Task instructions -
Every line of the material should be output exactly as written.

Input -
* * * * *
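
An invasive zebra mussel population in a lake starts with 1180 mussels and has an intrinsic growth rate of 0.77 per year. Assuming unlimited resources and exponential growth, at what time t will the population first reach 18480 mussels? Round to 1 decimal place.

Set N₀·e^(rt) = 18480: e^(0.77·t) = 18480/1180 = 15.661.
0.77·t = ln(15.661) = 2.7512, so t = 2.7512/0.77 = 3.573.

3.6 years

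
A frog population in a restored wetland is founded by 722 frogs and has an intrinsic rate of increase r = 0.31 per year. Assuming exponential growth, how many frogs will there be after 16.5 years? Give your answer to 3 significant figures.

120000 frogs

N(t) = N₀·e^(rt) = 722 × e^(0.31×16.5) = 722 × e^5.115.
e^5.115 ≈ 166.5, so N ≈ 722 × 166.5 = 120214.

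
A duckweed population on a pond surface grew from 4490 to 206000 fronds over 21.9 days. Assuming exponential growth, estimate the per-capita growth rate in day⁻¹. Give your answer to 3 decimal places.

From N(t) = N₀·e^(rt): e^(r·21.9) = 206000/4490 = 45.88.
r·21.9 = ln(45.88) = 3.826, so r = 3.826/21.9 = 0.1747.

0.175 per day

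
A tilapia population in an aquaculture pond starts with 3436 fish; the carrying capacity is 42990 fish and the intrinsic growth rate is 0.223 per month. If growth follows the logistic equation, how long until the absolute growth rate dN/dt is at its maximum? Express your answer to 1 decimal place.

11.0 months

Logistic growth is fastest at N = K/2 = 21495.
A = (K − N₀)/N₀ = 11.512. Set K/(1 + A·e^(−rt)) = K/2 → A·e^(−rt) = 1.
e^(−0.223t) = 1/11.512 = 0.0868686, so t = ln(11.512)/0.223 = 2.4434/0.223 = 10.957.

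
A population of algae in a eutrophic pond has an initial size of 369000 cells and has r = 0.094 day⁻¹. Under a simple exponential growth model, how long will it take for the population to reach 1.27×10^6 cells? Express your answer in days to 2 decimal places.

Set N₀·e^(rt) = 1.27×10^6: e^(0.094·t) = 1.27×10^6/369000 = 3.4417.
0.094·t = ln(3.4417) = 1.236, so t = 1.236/0.094 = 13.149.

13.15 days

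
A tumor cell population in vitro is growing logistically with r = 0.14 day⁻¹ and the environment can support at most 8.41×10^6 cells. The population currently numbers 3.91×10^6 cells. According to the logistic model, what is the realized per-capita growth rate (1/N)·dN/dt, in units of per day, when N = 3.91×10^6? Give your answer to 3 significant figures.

(1/N)·dN/dt = r(1 − N/K) = 0.14 × (1 − 3.91×10^6/8.41×10^6).
= 0.14 × 0.53508 = 0.074911.

0.0749 per day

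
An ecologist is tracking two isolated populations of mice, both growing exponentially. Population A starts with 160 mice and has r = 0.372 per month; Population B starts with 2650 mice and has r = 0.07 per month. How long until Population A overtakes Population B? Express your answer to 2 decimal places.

9.30 months

Set 160·e^(0.372t) = 2650·e^(0.07t).
e^((0.372 − 0.07)t) = 2650/160 → e^(0.302·t) = 16.562.
0.302·t = ln(16.562) = 2.8071, so t = 2.8071/0.302 = 9.2952.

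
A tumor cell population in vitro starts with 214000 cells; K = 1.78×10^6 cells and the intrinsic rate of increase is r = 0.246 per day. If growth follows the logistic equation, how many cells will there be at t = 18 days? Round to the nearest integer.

1636990 cells

A = (K − N₀)/N₀ = (1.78×10^6 − 214000)/214000 = 7.3178.
N(t) = K/(1 + A·e^(−rt)) = 1.78×10^6/(1 + 7.3178×e^(−0.246×18)).
e^(−4.428) = 0.011938; denominator = 1 + 7.3178×0.011938 = 1.0874.
N = 1.78×10^6/1.0874 = 1.63699×10^6.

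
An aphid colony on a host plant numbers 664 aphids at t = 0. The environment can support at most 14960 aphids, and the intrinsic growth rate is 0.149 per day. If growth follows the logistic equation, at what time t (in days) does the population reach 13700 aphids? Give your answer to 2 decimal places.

A = (K − N₀)/N₀ = (14960 − 664)/664 = 21.53.
Solve 14960/(1 + 21.53·e^(−0.149t)) = 13700: 1 + 21.53·e^(−0.149t) = 1.092, so e^(−0.149t) = 0.00427173.
−0.149·t = ln(0.00427173) = -5.4557, so t = 5.4557/0.149 = 36.616.

36.62 days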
* * * * *
Task output -
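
An invasive zebra mussel population in a lake starts with 1180 mussels and has an intrinsic growth rate of 0.77 per year. Assuming unlimited resources and exponential growth, at what time t will the population first reach 18480 mussels? Round to 1 decimal place.

Set N₀·e^(rt) = 18480: e^(0.77·t) = 18480/1180 = 15.661.
0.77·t = ln(15.661) = 2.7512, so t = 2.7512/0.77 = 3.573.

3.6 years

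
A frog population in a restored wetland is founded by 722 frogs and has an intrinsic rate of increase r = 0.31 per year. Assuming exponential growth, how many frogs will there be after 16.5 years? Give your answer to 3 significant figures.

120000 frogs

N(t) = N₀·e^(rt) = 722 × e^(0.31×16.5) = 722 × e^5.115.
e^5.115 ≈ 166.5, so N ≈ 722 × 166.5 = 120214.

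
A duckweed population on a pond surface grew from 4490 to 206000 fronds over 21.9 days. Assuming exponential growth, estimate the per-capita growth rate in day⁻¹. Give your answer to 3 decimal places.

From N(t) = N₀·e^(rt): e^(r·21.9) = 206000/4490 = 45.88.
r·21.9 = ln(45.88) = 3.826, so r = 3.826/21.9 = 0.1747.

0.175 per day

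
A tilapia population in an aquaculture pond starts with 3436 fish; the carrying capacity is 42990 fish and the intrinsic growth rate is 0.223 per month. If growth follows the logistic equation, how long until the absolute growth rate dN/dt is at its maximum? Express your answer to 1 decimal place.

11.0 months

Logistic growth is fastest at N = K/2 = 21495.
A = (K − N₀)/N₀ = 11.512. Set K/(1 + A·e^(−rt)) = K/2 → A·e^(−rt) = 1.
e^(−0.223t) = 1/11.512 = 0.0868686, so t = ln(11.512)/0.223 = 2.4434/0.223 = 10.957.

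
A population of algae in a eutrophic pond has an initial size of 369000 cells and has r = 0.094 day⁻¹. Under a simple exponential growth model, how long will it take for the population to reach 1.27×10^6 cells? Express your answer in days to 2 decimal places.

Set N₀·e^(rt) = 1.27×10^6: e^(0.094·t) = 1.27×10^6/369000 = 3.4417.
0.094·t = ln(3.4417) = 1.236, so t = 1.236/0.094 = 13.149.

13.15 days

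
A tumor cell population in vitro is growing logistically with r = 0.14 day⁻¹ and the environment can support at most 8.41×10^6 cells. The population currently numbers 3.91×10^6 cells. According to the logistic model, what is the realized per-capita growth rate (1/N)·dN/dt, in units of per day, when N = 3.91×10^6? Give your answer to 3 significant figures.

(1/N)·dN/dt = r(1 − N/K) = 0.14 × (1 − 3.91×10^6/8.41×10^6).
= 0.14 × 0.53508 = 0.074911.

0.0749 per day

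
An ecologist is tracking two isolated populations of mice, both growing exponentially. Population A starts with 160 mice and has r = 0.372 per month; Population B starts with 2650 mice and has r = 0.07 per month. How long until Population A overtakes Population B? Express your answer to 2 decimal places.

9.30 months

Set 160·e^(0.372t) = 2650·e^(0.07t).
e^((0.372 − 0.07)t) = 2650/160 → e^(0.302·t) = 16.562.
0.302·t = ln(16.562) = 2.8071, so t = 2.8071/0.302 = 9.2952.

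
A tumor cell population in vitro starts with 214000 cells; K = 1.78×10^6 cells and the intrinsic rate of increase is r = 0.246 per day. If growth follows the logistic equation, how many cells will there be at t = 18 days? Round to the nearest integer.

1636990 cells

A = (K − N₀)/N₀ = (1.78×10^6 − 214000)/214000 = 7.3178.
N(t) = K/(1 + A·e^(−rt)) = 1.78×10^6/(1 + 7.3178×e^(−0.246×18)).
e^(−4.428) = 0.011938; denominator = 1 + 7.3178×0.011938 = 1.0874.
N = 1.78×10^6/1.0874 = 1.63699×10^6.

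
An aphid colony on a host plant numbers 664 aphids at t = 0. The environment can support at most 14960 aphids, and the intrinsic growth rate is 0.149 per day. If growth follows the logistic equation, at what time t (in days) does the population reach 13700 aphids? Give your answer to 2 decimal places.

A = (K − N₀)/N₀ = (14960 − 664)/664 = 21.53.
Solve 14960/(1 + 21.53·e^(−0.149t)) = 13700: 1 + 21.53·e^(−0.149t) = 1.092, so e^(−0.149t) = 0.00427173.
−0.149·t = ln(0.00427173) = -5.4557, so t = 5.4557/0.149 = 36.616.

36.62 days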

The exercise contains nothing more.